(Collected data)
==*==

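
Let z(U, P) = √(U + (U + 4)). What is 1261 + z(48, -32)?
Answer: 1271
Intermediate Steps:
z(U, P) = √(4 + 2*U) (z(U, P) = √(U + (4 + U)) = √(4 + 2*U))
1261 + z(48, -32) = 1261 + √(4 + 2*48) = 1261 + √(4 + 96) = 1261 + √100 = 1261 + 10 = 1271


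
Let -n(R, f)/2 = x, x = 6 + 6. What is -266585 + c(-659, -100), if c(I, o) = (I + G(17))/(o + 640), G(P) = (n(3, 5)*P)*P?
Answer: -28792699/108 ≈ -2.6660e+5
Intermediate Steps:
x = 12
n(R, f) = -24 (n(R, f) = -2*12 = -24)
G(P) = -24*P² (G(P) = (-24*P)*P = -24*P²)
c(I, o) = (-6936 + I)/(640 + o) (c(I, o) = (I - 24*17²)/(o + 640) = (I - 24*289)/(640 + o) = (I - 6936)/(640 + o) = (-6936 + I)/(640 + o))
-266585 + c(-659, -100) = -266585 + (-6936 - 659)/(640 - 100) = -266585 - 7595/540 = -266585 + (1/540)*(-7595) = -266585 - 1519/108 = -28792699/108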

==*==

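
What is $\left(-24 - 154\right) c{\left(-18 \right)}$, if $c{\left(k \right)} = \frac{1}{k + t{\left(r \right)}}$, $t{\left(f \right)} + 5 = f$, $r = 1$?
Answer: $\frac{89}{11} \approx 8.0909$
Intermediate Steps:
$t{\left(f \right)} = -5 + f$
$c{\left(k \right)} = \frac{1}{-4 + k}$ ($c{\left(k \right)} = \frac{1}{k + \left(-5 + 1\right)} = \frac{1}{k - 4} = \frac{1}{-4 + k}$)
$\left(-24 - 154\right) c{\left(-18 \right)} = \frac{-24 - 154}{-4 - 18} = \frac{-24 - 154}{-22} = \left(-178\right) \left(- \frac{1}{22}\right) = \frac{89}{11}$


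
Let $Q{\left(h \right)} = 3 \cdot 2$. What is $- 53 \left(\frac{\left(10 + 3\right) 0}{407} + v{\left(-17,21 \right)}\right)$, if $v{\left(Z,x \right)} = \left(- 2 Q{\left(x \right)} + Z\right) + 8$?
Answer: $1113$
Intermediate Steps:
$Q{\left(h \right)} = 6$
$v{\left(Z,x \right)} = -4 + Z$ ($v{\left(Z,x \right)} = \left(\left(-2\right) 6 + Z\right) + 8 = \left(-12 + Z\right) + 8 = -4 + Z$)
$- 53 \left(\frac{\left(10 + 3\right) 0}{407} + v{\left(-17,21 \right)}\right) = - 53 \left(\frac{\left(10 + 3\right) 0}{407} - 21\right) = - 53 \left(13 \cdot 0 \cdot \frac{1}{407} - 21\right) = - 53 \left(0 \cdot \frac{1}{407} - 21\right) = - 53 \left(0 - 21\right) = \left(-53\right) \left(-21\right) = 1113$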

==*==

**EXERCISE:** Your answer should be the lines above, from the line containing "Let z(U, P)" up to and including the line containing "Answer: -28792699/108 ≈ -2.6660e+5", reproduced exactly and with nothing else.

**ANSWER SPACE:**
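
Let z(U, P) = √(U + (U + 4)). What is 1261 + z(48, -32)?
Answer: 1271
Intermediate Steps:
z(U, P) = √(4 + 2*U) (z(U, P) = √(U + (4 + U)) = √(4 + 2*U))
1261 + z(48, -32) = 1261 + √(4 + 2*48) = 1261 + √(4 + 96) = 1261 + √100 = 1261 + 10 = 1271


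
Let -n(R, f)/2 = x, x = 6 + 6. What is -266585 + c(-659, -100), if c(I, o) = (I + G(17))/(o + 640), G(P) = (n(3, 5)*P)*P?
Answer: -28792699/108 ≈ -2.6660e+5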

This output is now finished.